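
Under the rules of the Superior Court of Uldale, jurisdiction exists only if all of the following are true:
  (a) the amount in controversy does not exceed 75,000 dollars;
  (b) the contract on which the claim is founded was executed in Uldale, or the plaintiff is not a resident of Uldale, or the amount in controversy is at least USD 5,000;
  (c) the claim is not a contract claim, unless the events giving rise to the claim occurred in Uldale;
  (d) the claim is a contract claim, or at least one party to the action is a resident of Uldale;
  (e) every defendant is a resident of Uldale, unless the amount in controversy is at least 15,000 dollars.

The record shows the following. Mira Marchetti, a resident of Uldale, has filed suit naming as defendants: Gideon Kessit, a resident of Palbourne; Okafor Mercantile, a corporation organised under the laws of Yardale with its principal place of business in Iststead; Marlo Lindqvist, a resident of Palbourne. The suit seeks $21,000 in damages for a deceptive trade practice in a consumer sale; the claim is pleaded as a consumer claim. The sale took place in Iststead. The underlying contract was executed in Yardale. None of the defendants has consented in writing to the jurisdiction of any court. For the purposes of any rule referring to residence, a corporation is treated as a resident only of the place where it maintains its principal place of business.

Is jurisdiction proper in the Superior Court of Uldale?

The Superior Court of Uldale:
  (a) The amount in controversy is $21,000, within the $75,000 ceiling. Condition met.
  (b) The amount in controversy is $21,000, which meets the $5,000 floor, so this disjunct is met. Satisfied.
  (c) The claim is a consumer claim, not a contract claim. Met.
  (d) Mira Marchetti resides in Uldale, so this disjunct is met. Met.
  (e) The defendants reside as follows — Gideon Kessit in Palbourne, Okafor Mercantile in Iststead, Marlo Lindqvist in Palbourne — not all in Uldale. But the amount in controversy is 21,000 dollars, which meets the USD 15,000 floor, and the 'unless' clause therefore excuses the requirement. Satisfied.
  → Every requirement is satisfied — jurisdiction.

Yes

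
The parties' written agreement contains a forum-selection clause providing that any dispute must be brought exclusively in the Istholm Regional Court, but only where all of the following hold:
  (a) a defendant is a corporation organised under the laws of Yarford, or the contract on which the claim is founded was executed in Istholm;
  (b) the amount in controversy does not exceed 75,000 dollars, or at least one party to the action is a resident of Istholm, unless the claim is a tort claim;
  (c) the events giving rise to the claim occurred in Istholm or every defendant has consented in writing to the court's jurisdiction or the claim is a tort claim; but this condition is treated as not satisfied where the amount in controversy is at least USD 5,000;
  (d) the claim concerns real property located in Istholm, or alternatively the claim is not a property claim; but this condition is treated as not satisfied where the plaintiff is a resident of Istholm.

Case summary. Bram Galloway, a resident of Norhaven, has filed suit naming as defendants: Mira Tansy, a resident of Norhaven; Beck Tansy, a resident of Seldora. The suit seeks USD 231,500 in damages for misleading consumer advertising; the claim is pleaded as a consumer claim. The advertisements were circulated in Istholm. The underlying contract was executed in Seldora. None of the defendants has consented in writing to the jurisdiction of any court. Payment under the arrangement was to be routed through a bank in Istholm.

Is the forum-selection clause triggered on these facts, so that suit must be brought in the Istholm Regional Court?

No

The Istholm Regional Court:
  (a) No defendant is a corporation; the contract was executed in Seldora, not Istholm — every alternative fails. Fails.
  (b) The amount in controversy is USD 231,500, above the $75,000 ceiling; no party resides in Istholm — none of the alternatives is met. The proviso offers no rescue either, since the claim is a consumer claim, not a tort claim. Not satisfied.
  (c) The operative events occurred in Istholm, which satisfies one of the alternatives. But the amount in controversy is USD 231,500, which meets the USD 5,000 floor, triggering the carve-out and defeating this condition. Not met.
  (d) The claim is a consumer claim, not a property claim, so this disjunct is met. The exception is not triggered, since the plaintiff resides in Norhaven, not Istholm. Condition met.
  → Forum clause is not triggered.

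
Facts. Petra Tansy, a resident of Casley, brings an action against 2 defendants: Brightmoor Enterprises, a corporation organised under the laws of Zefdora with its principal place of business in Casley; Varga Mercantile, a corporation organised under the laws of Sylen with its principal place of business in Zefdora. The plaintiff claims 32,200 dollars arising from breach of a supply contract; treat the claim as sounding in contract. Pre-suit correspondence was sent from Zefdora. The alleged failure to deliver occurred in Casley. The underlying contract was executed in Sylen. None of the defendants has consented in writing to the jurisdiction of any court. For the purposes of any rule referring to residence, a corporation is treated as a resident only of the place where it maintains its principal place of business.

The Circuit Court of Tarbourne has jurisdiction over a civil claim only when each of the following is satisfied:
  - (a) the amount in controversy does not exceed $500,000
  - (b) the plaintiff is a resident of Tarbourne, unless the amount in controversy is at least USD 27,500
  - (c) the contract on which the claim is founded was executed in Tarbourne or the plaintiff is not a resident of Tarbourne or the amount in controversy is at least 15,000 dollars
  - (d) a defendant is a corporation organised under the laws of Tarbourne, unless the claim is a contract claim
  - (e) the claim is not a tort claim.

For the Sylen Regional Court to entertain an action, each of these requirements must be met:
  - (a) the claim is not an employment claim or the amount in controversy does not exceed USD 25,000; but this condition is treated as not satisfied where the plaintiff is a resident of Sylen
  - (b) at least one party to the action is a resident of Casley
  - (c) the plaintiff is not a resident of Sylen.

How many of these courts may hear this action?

The Circuit Court of Tarbourne:
  (a) The amount in controversy is 32,200 dollars, within the $500,000 ceiling. Satisfied.
  (b) The plaintiff resides in Casley, not Tarbourne. But the amount in controversy is $32,200, which meets the 27,500 dollars floor, and the 'unless' clause therefore excuses the requirement. Satisfied.
  (c) The plaintiff resides in Casley, which is not Tarbourne, so one alternative holds. Met.
  (d) The corporate defendant(s) are organised in Sylen, Zefdora, not Tarbourne. However, the claim is a contract claim, so the 'unless' proviso supplies this condition. Met.
  (e) The claim is a contract claim, not a tort claim. Met.
  → The court has jurisdiction.
The Sylen Regional Court:
  (a) The claim is a contract claim, not an employment claim — that alternative is enough. The carve-out does not apply: the plaintiff resides in Casley, not Sylen. Satisfied.
  (b) Petra Tansy resides in Casley. Satisfied.
  (c) The plaintiff resides in Casley, which is not Sylen. Condition met.
  → The court has jurisdiction.
Courts with jurisdiction: the Circuit Court of Tarbourne, the Sylen Regional Court — 2 in total.

2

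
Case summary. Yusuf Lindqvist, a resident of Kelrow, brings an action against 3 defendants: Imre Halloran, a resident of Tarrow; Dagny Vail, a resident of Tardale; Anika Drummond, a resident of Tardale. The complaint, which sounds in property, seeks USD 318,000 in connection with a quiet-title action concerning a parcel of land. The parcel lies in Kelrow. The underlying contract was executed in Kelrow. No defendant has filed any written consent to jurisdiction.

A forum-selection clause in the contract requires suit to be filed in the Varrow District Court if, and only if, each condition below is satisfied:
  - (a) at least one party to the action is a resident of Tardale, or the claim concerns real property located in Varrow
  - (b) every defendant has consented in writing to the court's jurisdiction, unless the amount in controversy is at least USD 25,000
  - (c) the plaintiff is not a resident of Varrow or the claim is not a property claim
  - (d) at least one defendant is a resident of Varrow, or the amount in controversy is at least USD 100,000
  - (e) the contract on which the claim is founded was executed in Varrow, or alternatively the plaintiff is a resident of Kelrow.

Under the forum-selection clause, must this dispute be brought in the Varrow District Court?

Yes

The Varrow District Court:
  (a) Dagny Vail resides in Tardale, which satisfies one of the alternatives. Condition met.
  (b) No such written consent has been filed. But the amount in controversy is USD 318,000, which meets the 25,000 dollars floor, and the 'unless' clause therefore excuses the requirement. Condition met.
  (c) The plaintiff resides in Kelrow, which is not Varrow, so this disjunct is met. Met.
  (d) The amount in controversy is 318,000 dollars, which meets the USD 100,000 floor, which satisfies one of the alternatives. Condition met.
  (e) The plaintiff resides in Kelrow, which satisfies one of the alternatives. Satisfied.
  → The clause applies.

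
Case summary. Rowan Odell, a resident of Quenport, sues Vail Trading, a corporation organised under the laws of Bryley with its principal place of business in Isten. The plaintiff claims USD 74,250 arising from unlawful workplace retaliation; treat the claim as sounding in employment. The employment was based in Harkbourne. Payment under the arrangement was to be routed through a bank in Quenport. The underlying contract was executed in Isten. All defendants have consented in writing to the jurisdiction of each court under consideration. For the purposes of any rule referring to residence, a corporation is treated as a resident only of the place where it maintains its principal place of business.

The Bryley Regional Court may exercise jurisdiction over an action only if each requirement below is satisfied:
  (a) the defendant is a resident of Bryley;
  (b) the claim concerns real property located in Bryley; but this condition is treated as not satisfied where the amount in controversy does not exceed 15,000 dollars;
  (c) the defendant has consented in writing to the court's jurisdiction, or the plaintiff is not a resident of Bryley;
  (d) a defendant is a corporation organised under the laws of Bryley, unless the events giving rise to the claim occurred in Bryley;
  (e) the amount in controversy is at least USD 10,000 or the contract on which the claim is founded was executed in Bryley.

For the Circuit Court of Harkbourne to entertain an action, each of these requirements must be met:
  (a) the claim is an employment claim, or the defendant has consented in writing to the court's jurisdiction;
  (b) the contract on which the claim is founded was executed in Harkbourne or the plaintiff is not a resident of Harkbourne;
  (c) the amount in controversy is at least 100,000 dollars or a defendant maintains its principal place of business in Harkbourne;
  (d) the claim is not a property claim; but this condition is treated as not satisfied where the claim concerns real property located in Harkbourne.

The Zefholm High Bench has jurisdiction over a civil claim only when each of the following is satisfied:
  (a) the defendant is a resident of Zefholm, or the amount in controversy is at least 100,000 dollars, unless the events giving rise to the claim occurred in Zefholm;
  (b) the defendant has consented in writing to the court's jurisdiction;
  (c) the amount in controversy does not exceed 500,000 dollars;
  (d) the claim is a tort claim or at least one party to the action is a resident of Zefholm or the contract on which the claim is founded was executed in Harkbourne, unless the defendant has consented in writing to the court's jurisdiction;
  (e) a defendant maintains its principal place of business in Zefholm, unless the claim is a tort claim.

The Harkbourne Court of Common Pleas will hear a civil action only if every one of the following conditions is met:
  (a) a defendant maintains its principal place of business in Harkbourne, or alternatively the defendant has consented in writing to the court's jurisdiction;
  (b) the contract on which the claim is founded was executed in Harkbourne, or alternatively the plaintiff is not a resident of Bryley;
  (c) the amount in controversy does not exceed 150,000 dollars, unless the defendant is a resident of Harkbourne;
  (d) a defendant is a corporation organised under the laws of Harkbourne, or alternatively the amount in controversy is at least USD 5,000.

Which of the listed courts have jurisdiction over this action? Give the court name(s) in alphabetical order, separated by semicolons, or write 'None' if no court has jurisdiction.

the Harkbourne Court of Common Pleas

The Bryley Regional Court:
  (a) The defendant resides in Isten, not Bryley. Fails.
  (b) The claim does not concern real property. Not satisfied.
  (c) Every defendant has filed written consent, so one alternative holds. Met.
  (d) Vail Trading is organised under the laws of Bryley. Satisfied.
  (e) The amount in controversy is USD 74,250, which meets the $10,000 floor — that alternative is enough. Met.
  → Not every requirement is met — no jurisdiction.
The Circuit Court of Harkbourne:
  (a) The claim is an employment claim — that alternative is enough. Satisfied.
  (b) The plaintiff resides in Quenport, which is not Harkbourne — that alternative is enough. Condition met.
  (c) The amount in controversy is 74,250 dollars, below the USD 100,000 floor; the corporate defendant(s) have their principal place of business in Isten, not Harkbourne — none of the alternatives is met. Not met.
  (d) The claim is an employment claim, not a property claim. And the carve-out is inapplicable — the claim does not concern real property. Satisfied.
  → At least one condition fails; no jurisdiction.
The Zefholm High Bench:
  (a) The defendant resides in Isten, not Zefholm; the amount in controversy is $74,250, below the 100,000 dollars floor — no alternative holds. The proviso offers no rescue either, since the operative events occurred in Harkbourne, not Zefholm. Not satisfied.
  (b) Every defendant has filed written consent. Met.
  (c) The amount in controversy is USD 74,250, within the USD 500,000 ceiling. Condition met.
  (d) The claim is an employment claim, not a tort claim; no party resides in Zefholm; the contract was executed in Isten, not Harkbourne — none of the alternatives is met. However, every defendant has filed written consent, so the 'unless' proviso supplies this condition. Condition met.
  (e) The corporate defendant(s) have their principal place of business in Isten, not Zefholm. Nor does the 'unless' clause help: the claim is an employment claim, not a tort claim. Condition not met.
  → The court lacks jurisdiction.
The Harkbourne Court of Common Pleas:
  (a) Every defendant has filed written consent, so this disjunct is met. Satisfied.
  (b) The plaintiff resides in Quenport, which is not Bryley, so this disjunct is met. Condition met.
  (c) The amount in controversy is 74,250 dollars, within the $150,000 ceiling. Condition met.
  (d) The amount in controversy is $74,250, which meets the 5,000 dollars floor — that alternative is enough. Condition met.
  → Every requirement is satisfied — jurisdiction.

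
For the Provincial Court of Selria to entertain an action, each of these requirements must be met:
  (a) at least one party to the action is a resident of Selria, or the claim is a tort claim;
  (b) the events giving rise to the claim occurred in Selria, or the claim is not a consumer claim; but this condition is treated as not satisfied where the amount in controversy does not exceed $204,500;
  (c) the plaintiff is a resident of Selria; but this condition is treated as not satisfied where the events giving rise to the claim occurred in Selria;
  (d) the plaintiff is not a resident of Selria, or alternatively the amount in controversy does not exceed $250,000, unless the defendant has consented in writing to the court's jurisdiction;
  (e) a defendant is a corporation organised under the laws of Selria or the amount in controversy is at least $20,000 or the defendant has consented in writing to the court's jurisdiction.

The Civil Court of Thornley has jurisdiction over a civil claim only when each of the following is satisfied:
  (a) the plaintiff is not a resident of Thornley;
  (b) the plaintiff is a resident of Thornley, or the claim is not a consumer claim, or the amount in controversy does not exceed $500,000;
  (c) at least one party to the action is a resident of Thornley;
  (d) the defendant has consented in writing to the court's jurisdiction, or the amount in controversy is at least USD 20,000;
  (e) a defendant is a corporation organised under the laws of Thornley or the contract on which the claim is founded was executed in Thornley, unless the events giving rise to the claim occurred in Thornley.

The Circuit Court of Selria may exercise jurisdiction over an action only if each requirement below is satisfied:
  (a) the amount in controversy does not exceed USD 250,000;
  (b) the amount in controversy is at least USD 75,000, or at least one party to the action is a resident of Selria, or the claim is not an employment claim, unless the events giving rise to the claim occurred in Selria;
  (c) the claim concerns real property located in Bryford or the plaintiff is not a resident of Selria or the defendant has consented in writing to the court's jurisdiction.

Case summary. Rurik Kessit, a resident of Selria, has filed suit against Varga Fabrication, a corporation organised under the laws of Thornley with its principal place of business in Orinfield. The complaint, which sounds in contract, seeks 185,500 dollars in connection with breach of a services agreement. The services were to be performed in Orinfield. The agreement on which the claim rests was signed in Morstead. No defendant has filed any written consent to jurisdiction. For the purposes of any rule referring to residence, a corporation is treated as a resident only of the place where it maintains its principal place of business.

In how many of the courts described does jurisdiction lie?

The Provincial Court of Selria:
  (a) Rurik Kessit resides in Selria — that alternative is enough. Condition met.
  (b) The claim is a contract claim, not a consumer claim, which satisfies one of the alternatives. However, the amount in controversy is $185,500, within the 204,500 dollars ceiling, which falls within the stated exception and so defeats the condition. Not met.
  (c) The plaintiff resides in Selria. The exception is not triggered, since the operative events occurred in Orinfield, not Selria. Met.
  (d) The amount in controversy is USD 185,500, within the USD 250,000 ceiling, which satisfies one of the alternatives. Met.
  (e) The amount in controversy is $185,500, which meets the 20,000 dollars floor — that alternative is enough. Satisfied.
  → No jurisdiction.
The Civil Court of Thornley:
  (a) The plaintiff resides in Selria, which is not Thornley. Met.
  (b) The claim is a contract claim, not a consumer claim, which satisfies one of the alternatives. Satisfied.
  (c) No party resides in Thornley. Not satisfied.
  (d) The amount in controversy is 185,500 dollars, which meets the $20,000 floor, which satisfies one of the alternatives. Satisfied.
  (e) Varga Fabrication is organised under the laws of Thornley, so this disjunct is met. Satisfied.
  → No jurisdiction.
The Circuit Court of Selria:
  (a) The amount in controversy is USD 185,500, within the USD 250,000 ceiling. Met.
  (b) The amount in controversy is $185,500, which meets the USD 75,000 floor — that alternative is enough. Condition met.
  (c) The claim does not concern real property; the plaintiff resides in Selria; no such written consent has been filed — every alternative fails. Not met.
  → No jurisdiction.
No court satisfies all of its conditions.

0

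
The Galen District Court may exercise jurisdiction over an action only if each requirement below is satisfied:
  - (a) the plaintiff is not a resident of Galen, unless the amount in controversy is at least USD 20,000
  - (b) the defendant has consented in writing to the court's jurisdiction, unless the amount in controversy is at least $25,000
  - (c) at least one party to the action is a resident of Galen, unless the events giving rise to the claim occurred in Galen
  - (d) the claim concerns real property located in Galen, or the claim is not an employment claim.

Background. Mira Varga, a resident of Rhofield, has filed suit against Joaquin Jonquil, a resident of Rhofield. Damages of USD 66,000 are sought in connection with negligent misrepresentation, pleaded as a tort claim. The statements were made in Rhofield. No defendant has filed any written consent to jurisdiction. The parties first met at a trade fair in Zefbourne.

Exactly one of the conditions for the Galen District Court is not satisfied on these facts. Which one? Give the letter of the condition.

(c)

The Galen District Court:
  (a) The plaintiff resides in Rhofield, which is not Galen. Met.
  (b) No such written consent has been filed. But the amount in controversy is 66,000 dollars, which meets the $25,000 floor, and the 'unless' clause therefore excuses the requirement. Met.
  (c) No party resides in Galen. And the operative events occurred in Rhofield, not Galen, so the proviso does not save it. Not satisfied.
  (d) The claim is a tort claim, not an employment claim, which satisfies one of the alternatives. Condition met.
Only condition (c) fails.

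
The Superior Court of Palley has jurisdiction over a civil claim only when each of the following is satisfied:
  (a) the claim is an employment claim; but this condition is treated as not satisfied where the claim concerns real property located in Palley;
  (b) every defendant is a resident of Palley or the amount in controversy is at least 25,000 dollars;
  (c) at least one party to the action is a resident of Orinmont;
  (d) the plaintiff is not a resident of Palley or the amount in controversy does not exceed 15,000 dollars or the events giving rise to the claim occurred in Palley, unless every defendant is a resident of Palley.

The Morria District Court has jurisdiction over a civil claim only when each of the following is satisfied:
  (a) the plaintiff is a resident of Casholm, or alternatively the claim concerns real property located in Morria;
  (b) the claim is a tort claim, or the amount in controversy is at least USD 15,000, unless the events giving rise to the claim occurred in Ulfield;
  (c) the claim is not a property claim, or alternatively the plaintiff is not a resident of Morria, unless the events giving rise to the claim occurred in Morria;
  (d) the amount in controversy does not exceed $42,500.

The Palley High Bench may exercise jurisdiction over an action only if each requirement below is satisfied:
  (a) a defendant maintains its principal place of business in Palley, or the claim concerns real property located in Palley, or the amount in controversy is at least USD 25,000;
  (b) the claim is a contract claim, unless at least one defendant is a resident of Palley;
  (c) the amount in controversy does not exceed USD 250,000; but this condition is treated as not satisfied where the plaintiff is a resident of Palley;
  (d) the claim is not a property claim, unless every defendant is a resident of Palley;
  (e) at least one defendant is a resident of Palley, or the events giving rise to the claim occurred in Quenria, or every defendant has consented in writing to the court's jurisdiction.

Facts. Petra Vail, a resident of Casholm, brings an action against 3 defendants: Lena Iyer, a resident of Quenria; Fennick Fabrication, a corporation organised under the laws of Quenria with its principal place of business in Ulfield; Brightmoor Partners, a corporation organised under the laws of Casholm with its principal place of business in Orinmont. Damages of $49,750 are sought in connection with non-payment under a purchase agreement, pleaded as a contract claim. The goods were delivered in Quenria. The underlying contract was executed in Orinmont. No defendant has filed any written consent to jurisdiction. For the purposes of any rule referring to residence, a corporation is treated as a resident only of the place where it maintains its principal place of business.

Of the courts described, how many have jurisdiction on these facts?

The Superior Court of Palley:
  (a) The claim is a contract claim, not an employment claim. Not met.
  (b) The amount in controversy is $49,750, which meets the USD 25,000 floor, which satisfies one of the alternatives. Met.
  (c) Brightmoor Partners resides in Orinmont. Condition met.
  (d) The plaintiff resides in Casholm, which is not Palley — that alternative is enough. Satisfied.
  → At least one condition fails; no jurisdiction.
The Morria District Court:
  (a) The plaintiff resides in Casholm — that alternative is enough. Satisfied.
  (b) The amount in controversy is $49,750, which meets the USD 15,000 floor, so one alternative holds. Met.
  (c) The claim is a contract claim, not a property claim, which satisfies one of the alternatives. Satisfied.
  (d) The amount in controversy is $49,750, above the 42,500 dollars ceiling. Not satisfied.
  → No jurisdiction.
The Palley High Bench:
  (a) The amount in controversy is $49,750, which meets the $25,000 floor — that alternative is enough. Condition met.
  (b) The claim is a contract claim. Satisfied.
  (c) The amount in controversy is USD 49,750, within the USD 250,000 ceiling. The exception is not triggered, since the plaintiff resides in Casholm, not Palley. Condition met.
  (d) The claim is a contract claim, not a property claim. Condition met.
  (e) The operative events occurred in Quenria, so one alternative holds. Met.
  → All conditions met; jurisdiction exists.
Courts with jurisdiction: the Palley High Bench — 1 in total.

1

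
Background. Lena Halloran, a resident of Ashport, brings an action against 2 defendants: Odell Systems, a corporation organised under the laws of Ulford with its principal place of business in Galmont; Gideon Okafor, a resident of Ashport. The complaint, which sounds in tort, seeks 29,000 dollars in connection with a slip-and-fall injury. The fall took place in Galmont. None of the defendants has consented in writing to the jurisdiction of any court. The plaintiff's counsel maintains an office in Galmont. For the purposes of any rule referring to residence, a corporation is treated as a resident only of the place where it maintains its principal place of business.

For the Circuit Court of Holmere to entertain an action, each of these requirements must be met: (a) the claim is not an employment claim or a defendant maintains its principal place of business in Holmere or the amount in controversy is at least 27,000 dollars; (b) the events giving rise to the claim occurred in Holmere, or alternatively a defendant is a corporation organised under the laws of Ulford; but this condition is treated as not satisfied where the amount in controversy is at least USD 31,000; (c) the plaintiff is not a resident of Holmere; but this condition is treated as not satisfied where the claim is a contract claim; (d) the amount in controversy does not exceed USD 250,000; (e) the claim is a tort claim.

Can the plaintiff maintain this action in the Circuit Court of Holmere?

Yes

The Circuit Court of Holmere:
  (a) The claim is a tort claim, not an employment claim — that alternative is enough. Condition met.
  (b) Odell Systems is organised under the laws of Ulford — that alternative is enough. The exception is not triggered, since the amount in controversy is USD 29,000, below the $31,000 floor. Condition met.
  (c) The plaintiff resides in Ashport, which is not Holmere. The exception is not triggered, since the claim is a tort claim, not a contract claim. Met.
  (d) The amount in controversy is USD 29,000, within the $250,000 ceiling. Met.
  (e) The claim is a tort claim. Condition met.
  → Every requirement is satisfied — jurisdiction.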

*-*-*

> [REQUIRED ACTION] With the line holding "The Morria District Court has" as the first and the line holding "The Palley High Bench may" as the last, please transcribe exactly the lines of the material above in that range and nothing else.

> [RESULT OF THE EXERCISE]
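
The Morria District Court has jurisdiction over a civil claim only when each of the following is satisfied:
  (a) the plaintiff is a resident of Casholm, or alternatively the claim concerns real property located in Morria;
  (b) the claim is a tort claim, or the amount in controversy is at least USD 15,000, unless the events giving rise to the claim occurred in Ulfield;
  (c) the claim is not a property claim, or alternatively the plaintiff is not a resident of Morria, unless the events giving rise to the claim occurred in Morria;
  (d) the amount in controversy does not exceed $42,500.

The Palley High Bench may exercise jurisdiction over an action only if each requirement below is satisfied: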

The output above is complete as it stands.